Task »
Your whole reply should be the lines from the one that contains "At a site over scattered" through the last line of the listing, copied exactly.

Supplied data »
————————

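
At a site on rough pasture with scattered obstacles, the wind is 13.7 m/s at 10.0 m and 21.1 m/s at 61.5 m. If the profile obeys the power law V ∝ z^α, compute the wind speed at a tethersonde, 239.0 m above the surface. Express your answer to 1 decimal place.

First find α: α = ln(V₂/V₁)/ln(z₂/z₁) = ln(21.1/13.7)/ln(61.5/10.0) = 0.43188/1.81645 = 0.2378
Extrapolate from 61.5 m to 239.0 m: V₃ = 21.1 × (239.0/61.5)^0.2378 = 21.1 × 1.3809 = 29.1371 m/s

29.1 m/s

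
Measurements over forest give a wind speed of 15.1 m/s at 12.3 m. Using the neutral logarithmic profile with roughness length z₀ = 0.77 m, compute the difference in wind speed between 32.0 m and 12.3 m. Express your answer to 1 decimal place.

5.2 m/s

Log law: V₂ = V₁ · ln(z₂/z₀)/ln(z₁/z₀) = 15.1 × 3.7271/2.7710 = 20.3103 m/s
ΔV = 20.3103 − 15.1 = 5.2103 m/s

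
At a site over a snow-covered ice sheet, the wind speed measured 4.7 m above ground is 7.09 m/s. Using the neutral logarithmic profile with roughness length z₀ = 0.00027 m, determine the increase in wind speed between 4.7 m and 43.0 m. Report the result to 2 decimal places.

1.61 m/s

Log law: V₂ = V₁ · ln(z₂/z₀)/ln(z₁/z₀) = 7.09 × 11.9783/9.7647 = 8.6973 m/s
ΔV = 8.6973 − 7.09 = 1.6073 m/s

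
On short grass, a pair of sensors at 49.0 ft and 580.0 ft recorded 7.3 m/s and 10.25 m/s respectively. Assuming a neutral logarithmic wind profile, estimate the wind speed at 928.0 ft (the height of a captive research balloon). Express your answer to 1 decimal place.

Log law: V ∝ ln(z/z₀). From the pair, with r = V₁/V₂ = 0.71220,
ln z₀ = (ln z₁ − r·ln z₂)/(1 − r) = (3.8918 − 0.71220×6.3630)/0.28780 = -2.2234 → z₀ = 0.1082 ft
V₃ = V₁ · ln(z₃/z₀)/ln(z₁/z₀) = 7.3 × 9.0564/6.1152 = 10.8111 m/s

10.8 m/s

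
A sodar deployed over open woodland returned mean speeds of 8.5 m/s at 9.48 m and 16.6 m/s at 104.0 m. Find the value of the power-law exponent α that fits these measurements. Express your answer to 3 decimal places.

Power law: V₂/V₁ = (z₂/z₁)^α ⇒ α = ln(V₂/V₁) / ln(z₂/z₁)
α = ln(16.6/8.5) / ln(104.0/9.48) = ln(1.9529) / ln(10.9705)
  = 0.66934 / 2.39521 = 0.27945

α ≈ 0.279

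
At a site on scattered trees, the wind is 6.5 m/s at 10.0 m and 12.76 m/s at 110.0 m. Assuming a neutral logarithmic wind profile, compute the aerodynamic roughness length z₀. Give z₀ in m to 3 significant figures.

z₀ ≈ 0.829 m

Log law: V(z) ∝ ln(z/z₀). With r = V₁/V₂ = 6.5/12.76 = 0.50940,
r · ln(z₂/z₀) = ln(z₁/z₀) ⇒ ln z₀ = (ln z₁ − r·ln z₂)/(1 − r)
ln z₀ = (2.30259 − 0.50940×4.70048) / 0.49060 = -0.1872
z₀ = exp(-0.1872) = 0.8292 m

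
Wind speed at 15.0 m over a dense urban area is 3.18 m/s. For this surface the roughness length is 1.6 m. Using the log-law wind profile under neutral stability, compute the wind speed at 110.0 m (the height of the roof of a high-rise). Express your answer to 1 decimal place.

6.0 m/s

Log law: V(z) ∝ ln(z/z₀), so V₂/V₁ = ln(z₂/z₀) / ln(z₁/z₀).
ln(110.0/1.6) = 4.2305, ln(15.0/1.6) = 2.2380
V₂ = 3.18 × 4.2305/2.2380 = 3.18 × 1.8903 = 6.0110 m/s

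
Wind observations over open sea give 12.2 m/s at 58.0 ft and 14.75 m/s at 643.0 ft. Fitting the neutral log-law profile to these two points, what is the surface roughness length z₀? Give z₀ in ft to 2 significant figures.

Log law: V(z) ∝ ln(z/z₀). With r = V₁/V₂ = 12.2/14.75 = 0.82712,
r · ln(z₂/z₀) = ln(z₁/z₀) ⇒ ln z₀ = (ln z₁ − r·ln z₂)/(1 − r)
ln z₀ = (4.06044 − 0.82712×6.46614) / 0.17288 = -7.4492
z₀ = exp(-7.4492) = 0.0005819 ft

z₀ ≈ 0.00058 ft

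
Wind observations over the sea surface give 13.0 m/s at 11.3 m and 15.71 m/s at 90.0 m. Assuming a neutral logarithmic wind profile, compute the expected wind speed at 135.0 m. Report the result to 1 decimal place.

16.2 m/s

Log law: V ∝ ln(z/z₀). From the pair, with r = V₁/V₂ = 0.82750,
ln z₀ = (ln z₁ − r·ln z₂)/(1 − r) = (2.4248 − 0.82750×4.4998)/0.17250 = -7.5291 → z₀ = 0.0005372 m
V₃ = V₁ · ln(z₃/z₀)/ln(z₁/z₀) = 13.0 × 12.4344/9.9539 = 16.2395 m/s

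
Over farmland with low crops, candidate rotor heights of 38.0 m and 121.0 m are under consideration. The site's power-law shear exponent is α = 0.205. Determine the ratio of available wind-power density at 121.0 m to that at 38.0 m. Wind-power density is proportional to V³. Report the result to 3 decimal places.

Speed ratio: V_B/V_A = (z_B/z_A)^α = (121.0/38.0)^0.205 = (3.1842)^0.205 = 1.26799
Power-density ratio: P_B/P_A = (V_B/V_A)³ = (1.26799)³ = 2.03867

2.039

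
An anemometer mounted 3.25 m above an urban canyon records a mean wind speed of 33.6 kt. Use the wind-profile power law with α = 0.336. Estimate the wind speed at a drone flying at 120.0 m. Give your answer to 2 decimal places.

Power-law profile: V₂ = V₁ · (z₂/z₁)^α
V₂ = 33.6 × (120.0/3.25)^0.336 = 33.6 × (36.9231)^0.336
    = 33.6 × 3.3621 = 112.9669 kt

112.97 kt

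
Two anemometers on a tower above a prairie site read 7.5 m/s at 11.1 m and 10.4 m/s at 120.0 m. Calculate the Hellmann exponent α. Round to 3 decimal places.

α ≈ 0.137

Power law: V₂/V₁ = (z₂/z₁)^α ⇒ α = ln(V₂/V₁) / ln(z₂/z₁)
α = ln(10.4/7.5) / ln(120.0/11.1) = ln(1.3867) / ln(10.8108)
  = 0.32690 / 2.38055 = 0.13732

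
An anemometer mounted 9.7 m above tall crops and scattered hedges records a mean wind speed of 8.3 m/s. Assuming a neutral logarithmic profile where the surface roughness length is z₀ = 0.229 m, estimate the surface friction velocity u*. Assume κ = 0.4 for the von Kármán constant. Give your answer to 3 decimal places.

Log law: V(z) = (u*/κ) · ln(z/z₀) ⇒ u* = κ · V / ln(z/z₀)
u* = 0.4 × 8.3 / ln(9.7/0.229) = 0.4 × 8.3 / 3.7462
   = 3.3200 / 3.7462 = 0.8862 m/s

u* ≈ 0.886 m/s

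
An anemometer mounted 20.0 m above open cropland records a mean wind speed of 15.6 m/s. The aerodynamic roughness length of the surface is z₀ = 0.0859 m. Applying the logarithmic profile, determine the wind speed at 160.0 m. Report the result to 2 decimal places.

21.55 m/s

Log law: V(z) ∝ ln(z/z₀), so V₂/V₁ = ln(z₂/z₀) / ln(z₁/z₀).
ln(160.0/0.0859) = 7.5297, ln(20.0/0.0859) = 5.4503
V₂ = 15.6 × 7.5297/5.4503 = 15.6 × 1.3815 = 21.5518 m/s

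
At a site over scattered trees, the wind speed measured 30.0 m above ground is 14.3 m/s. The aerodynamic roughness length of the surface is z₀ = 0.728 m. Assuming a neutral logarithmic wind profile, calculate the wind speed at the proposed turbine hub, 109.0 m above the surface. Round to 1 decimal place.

Log law: V(z) ∝ ln(z/z₀), so V₂/V₁ = ln(z₂/z₀) / ln(z₁/z₀).
ln(109.0/0.728) = 5.0088, ln(30.0/0.728) = 3.7187
V₂ = 14.3 × 5.0088/3.7187 = 14.3 × 1.3469 = 19.2612 m/s

19.3 m/s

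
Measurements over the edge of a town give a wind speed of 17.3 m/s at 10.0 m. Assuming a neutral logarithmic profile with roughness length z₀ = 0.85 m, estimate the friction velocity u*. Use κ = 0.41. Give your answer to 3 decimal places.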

————————

Result of the exercise »
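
At a site over scattered trees, the wind speed measured 30.0 m above ground is 14.3 m/s. The aerodynamic roughness length of the surface is z₀ = 0.728 m. Assuming a neutral logarithmic wind profile, calculate the wind speed at the proposed turbine hub, 109.0 m above the surface. Round to 1 decimal place.

Log law: V(z) ∝ ln(z/z₀), so V₂/V₁ = ln(z₂/z₀) / ln(z₁/z₀).
ln(109.0/0.728) = 5.0088, ln(30.0/0.728) = 3.7187
V₂ = 14.3 × 5.0088/3.7187 = 14.3 × 1.3469 = 19.2612 m/s

19.3 m/s

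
Measurements over the edge of a town give a wind speed of 17.3 m/s at 10.0 m. Assuming a neutral logarithmic profile with roughness length z₀ = 0.85 m, estimate the friction velocity u*. Use κ = 0.41. Give your answer to 3 decimal places.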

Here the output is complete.